Collection entries
--- START ---

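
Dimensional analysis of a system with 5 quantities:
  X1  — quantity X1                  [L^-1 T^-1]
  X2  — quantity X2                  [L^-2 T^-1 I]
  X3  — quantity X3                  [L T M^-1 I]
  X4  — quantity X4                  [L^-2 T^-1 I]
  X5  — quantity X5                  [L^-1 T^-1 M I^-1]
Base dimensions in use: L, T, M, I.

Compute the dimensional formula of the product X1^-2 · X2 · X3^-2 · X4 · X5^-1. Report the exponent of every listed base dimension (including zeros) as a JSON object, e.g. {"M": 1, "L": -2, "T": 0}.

{"L": -3, "T": -1, "M": 1, "I": 1}

Exponent matrix [L,T,M,I] × [X1,X2,X3,X4,X5]:
  L: [-1 -2  1 -2 -1]
  T: [-1 -1  1 -1 -1]
  M: [ 0  0 -1  0  1]
  I: [ 0  1  1  1 -1]
  [L]: (-2)·-1+(1)·-2+(-2)·1+(1)·-2+(-1)·-1 = -3
  [T]: (-2)·-1+(1)·-1+(-2)·1+(1)·-1+(-1)·-1 = -1
  [M]: (-2)·0+(1)·0+(-2)·-1+(1)·0+(-1)·1 = 1
  [I]: (-2)·0+(1)·1+(-2)·1+(1)·1+(-1)·-1 = 1
⇒ L^-3 T^-1 M I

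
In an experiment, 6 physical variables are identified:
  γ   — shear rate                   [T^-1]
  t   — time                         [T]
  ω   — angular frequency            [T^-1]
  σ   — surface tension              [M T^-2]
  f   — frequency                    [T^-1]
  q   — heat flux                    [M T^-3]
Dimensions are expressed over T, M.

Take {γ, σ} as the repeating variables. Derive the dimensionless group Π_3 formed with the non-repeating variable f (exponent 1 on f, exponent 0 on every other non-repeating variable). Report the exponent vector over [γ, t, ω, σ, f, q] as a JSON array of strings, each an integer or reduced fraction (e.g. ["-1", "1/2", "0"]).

Dimensional matrix (T×M by γ×t×ω×σ×f×q):
  T: [-1  1 -1 -2 -1 -3]
  M: [ 0  0  0  1  0  1]
RREF → pivots at {γ,σ} ⇒ r = 2
Repeat: γ,σ; free: t,ω,f,q
RREF:
  r0: [   1   -1    1    0    1    1]
  r1: [   0    0    0    1    0    1]
Fix exponent of f at 1, t at 0, ω at 0, q at 0; solve each RREF row for its pivot's exponent:
  r0: exp(γ) + (1)·1 = 0 ⇒ exp(γ) = -1
  r1: exp(σ) + (0)·1 = 0 ⇒ exp(σ) = 0
Π_3 = γ^-1 · f

["-1", "0", "0", "0", "1", "0"]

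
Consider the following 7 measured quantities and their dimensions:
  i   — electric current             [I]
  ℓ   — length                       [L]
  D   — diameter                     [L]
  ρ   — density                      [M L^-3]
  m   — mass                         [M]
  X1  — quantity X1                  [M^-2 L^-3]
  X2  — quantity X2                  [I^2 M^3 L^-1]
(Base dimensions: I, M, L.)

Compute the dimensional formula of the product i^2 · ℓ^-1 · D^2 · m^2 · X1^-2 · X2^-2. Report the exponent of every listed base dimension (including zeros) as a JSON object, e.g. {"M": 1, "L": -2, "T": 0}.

{"I": -2, "M": 0, "L": 9}

Exponent matrix [I,M,L] × [i,ℓ,D,ρ,m,X1,X2]:
  I: [ 1  0  0  0  0  0  2]
  M: [ 0  0  0  1  1 -2  3]
  L: [ 0  1  1 -3  0 -3 -1]
  [I]: (2)·1+(-1)·0+(2)·0+(2)·0+(-2)·0+(-2)·2 = -2
  [M]: (2)·0+(-1)·0+(2)·0+(2)·1+(-2)·-2+(-2)·3 = 0
  [L]: (2)·0+(-1)·1+(2)·1+(2)·0+(-2)·-3+(-2)·-1 = 9
⇒ I^-2 L^9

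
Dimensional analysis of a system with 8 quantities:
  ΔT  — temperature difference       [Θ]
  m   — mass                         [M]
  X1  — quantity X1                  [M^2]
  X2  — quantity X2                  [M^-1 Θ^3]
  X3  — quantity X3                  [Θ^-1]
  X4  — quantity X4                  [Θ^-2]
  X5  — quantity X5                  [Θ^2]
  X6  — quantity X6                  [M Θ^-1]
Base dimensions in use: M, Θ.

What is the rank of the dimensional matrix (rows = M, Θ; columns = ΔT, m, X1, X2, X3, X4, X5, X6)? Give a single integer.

2

Exponent matrix [M,Θ] × [ΔT,m,X1,X2,X3,X4,X5,X6]:
  M: [ 0  1  2 -1  0  0  0  1]
  Θ: [ 1  0  0  3 -1 -2  2 -1]
Row reduction gives pivot columns ΔT,m; rank = 2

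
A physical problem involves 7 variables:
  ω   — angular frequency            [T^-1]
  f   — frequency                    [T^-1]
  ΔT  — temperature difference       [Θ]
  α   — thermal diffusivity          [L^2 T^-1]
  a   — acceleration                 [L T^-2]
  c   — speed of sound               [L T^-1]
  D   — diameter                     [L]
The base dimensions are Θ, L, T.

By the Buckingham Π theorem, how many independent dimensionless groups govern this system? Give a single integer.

4

Write exponents as rows Θ,L,T / cols ω,f,ΔT,α,a,c,D:
  Θ: [ 0  0  1  0  0  0  0]
  L: [ 0  0  0  2  1  1  1]
  T: [-1 -1  0 -1 -2 -1  0]
RREF → pivots at {ω,ΔT,α} ⇒ r = 3
7 vars − rank 3 = 4 Π groups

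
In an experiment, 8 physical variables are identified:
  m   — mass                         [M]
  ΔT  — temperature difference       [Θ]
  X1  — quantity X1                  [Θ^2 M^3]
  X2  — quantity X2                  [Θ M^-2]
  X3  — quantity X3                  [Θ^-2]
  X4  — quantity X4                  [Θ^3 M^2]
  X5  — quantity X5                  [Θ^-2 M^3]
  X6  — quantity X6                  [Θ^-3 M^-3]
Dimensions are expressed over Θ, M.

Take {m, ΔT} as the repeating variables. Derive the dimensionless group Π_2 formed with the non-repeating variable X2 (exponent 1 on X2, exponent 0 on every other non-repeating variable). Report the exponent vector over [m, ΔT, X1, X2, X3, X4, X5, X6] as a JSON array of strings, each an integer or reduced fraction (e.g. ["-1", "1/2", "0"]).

Write exponents as rows Θ,M / cols m,ΔT,X1,X2,X3,X4,X5,X6:
  Θ: [ 0  1  2  1 -2  3 -2 -3]
  M: [ 1  0  3 -2  0  2  3 -3]
Row reduction gives pivot columns m,ΔT; rank = 2
Pivot set = {m,ΔT}, free = {X1,X2,X3,X4,X5,X6}
RREF:
  r0: [   1    0    3   -2    0    2    3   -3]
  r1: [   0    1    2    1   -2    3   -2   -3]
Fix exponent of X2 at 1, X1 at 0, X3 at 0, X4 at 0, X5 at 0, X6 at 0; solve each RREF row for its pivot's exponent:
  r0: exp(m) + (-2)·1 = 0 ⇒ exp(m) = 2
  r1: exp(ΔT) + (1)·1 = 0 ⇒ exp(ΔT) = -1
Π_2 = m^2 · ΔT^-1 · X2

["2", "-1", "0", "1", "0", "0", "0", "0"]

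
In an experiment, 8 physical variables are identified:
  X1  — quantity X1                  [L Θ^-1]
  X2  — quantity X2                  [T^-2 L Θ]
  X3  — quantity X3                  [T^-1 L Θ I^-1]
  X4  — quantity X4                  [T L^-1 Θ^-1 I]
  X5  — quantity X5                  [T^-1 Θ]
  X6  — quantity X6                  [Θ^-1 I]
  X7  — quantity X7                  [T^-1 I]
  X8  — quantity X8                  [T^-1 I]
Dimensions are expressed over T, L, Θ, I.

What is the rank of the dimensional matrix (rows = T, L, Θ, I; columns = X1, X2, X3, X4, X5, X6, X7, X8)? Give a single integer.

3

Write exponents as rows T,L,Θ,I / cols X1,X2,X3,X4,X5,X6,X7,X8:
  T: [ 0 -2 -1  1 -1  0 -1 -1]
  L: [ 1  1  1 -1  0  0  0  0]
  Θ: [-1  1  1 -1  1 -1  0  0]
  I: [ 0  0 -1  1  0  1  1  1]
Echelon form has 3 nonzero rows (pivots: X1,X2,X3)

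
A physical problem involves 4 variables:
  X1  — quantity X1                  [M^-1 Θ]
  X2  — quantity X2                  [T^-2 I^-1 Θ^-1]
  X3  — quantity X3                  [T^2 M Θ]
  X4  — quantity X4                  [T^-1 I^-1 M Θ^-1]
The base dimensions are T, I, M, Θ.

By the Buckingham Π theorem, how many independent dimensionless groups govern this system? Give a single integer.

Exponent matrix [T,I,M,Θ] × [X1,X2,X3,X4]:
  T: [ 0 -2  2 -1]
  I: [ 0 -1  0 -1]
  M: [-1  0  1  1]
  Θ: [ 1 -1  1 -1]
Echelon form has 3 nonzero rows (pivots: X1,X2,X3)
4 vars − rank 3 = 1 Π group

1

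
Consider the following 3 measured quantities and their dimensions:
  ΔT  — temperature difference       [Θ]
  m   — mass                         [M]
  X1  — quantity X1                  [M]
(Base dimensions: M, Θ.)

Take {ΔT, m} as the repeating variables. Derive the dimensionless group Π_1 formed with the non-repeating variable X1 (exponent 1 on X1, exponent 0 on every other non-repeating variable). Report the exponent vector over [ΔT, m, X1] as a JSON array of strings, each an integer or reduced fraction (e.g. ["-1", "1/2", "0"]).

["0", "-1", "1"]

Write exponents as rows M,Θ / cols ΔT,m,X1:
  M: [ 0  1  1]
  Θ: [ 1  0  0]
RREF → pivots at {ΔT,m} ⇒ r = 2
Pivot set = {ΔT,m}, free = {X1}
RREF:
  r0: [   1    0    0]
  r1: [   0    1    1]
Fix exponent of X1 at 1; solve each RREF row for its pivot's exponent:
  r0: exp(ΔT) + (0)·1 = 0 ⇒ exp(ΔT) = 0
  r1: exp(m) + (1)·1 = 0 ⇒ exp(m) = -1
Π_1 = m^-1 · X1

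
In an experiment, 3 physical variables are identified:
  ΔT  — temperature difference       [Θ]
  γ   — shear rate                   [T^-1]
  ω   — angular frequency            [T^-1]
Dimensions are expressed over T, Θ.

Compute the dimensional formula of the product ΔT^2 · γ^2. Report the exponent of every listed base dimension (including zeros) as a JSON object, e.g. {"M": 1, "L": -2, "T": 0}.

{"T": -2, "Θ": 2}

Write exponents as rows T,Θ / cols ΔT,γ,ω:
  T: [ 0 -1 -1]
  Θ: [ 1  0  0]
  [T]: (2)·0+(2)·-1 = -2
  [Θ]: (2)·1+(2)·0 = 2
⇒ T^-2 Θ^2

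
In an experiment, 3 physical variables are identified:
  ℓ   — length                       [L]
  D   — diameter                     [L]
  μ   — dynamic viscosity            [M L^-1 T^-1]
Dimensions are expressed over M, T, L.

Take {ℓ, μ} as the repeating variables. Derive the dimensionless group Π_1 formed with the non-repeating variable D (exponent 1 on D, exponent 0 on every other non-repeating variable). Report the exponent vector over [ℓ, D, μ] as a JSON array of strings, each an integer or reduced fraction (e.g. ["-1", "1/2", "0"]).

["-1", "1", "0"]

Write exponents as rows M,T,L / cols ℓ,D,μ:
  M: [ 0  0  1]
  T: [ 0  0 -1]
  L: [ 1  1 -1]
RREF → pivots at {ℓ,μ} ⇒ r = 2
Pivot set = {ℓ,μ}, free = {D}
RREF:
  r0: [   1    1    0]
  r1: [   0    0    1]
  r2: [   0    0    0]
Fix exponent of D at 1; solve each RREF row for its pivot's exponent:
  r0: exp(ℓ) + (1)·1 = 0 ⇒ exp(ℓ) = -1
  r1: exp(μ) + (0)·1 = 0 ⇒ exp(μ) = 0
Π_1 = ℓ^-1 · D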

--- END ---

The lines you need are those with the word "quantities"; list them from the entries.

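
Dimensional analysis of a system with 5 quantities:
Consider the following 7 measured quantities and their dimensions:
Dimensional analysis of a system with 8 quantities:
Consider the following 3 measured quantities and their dimensions: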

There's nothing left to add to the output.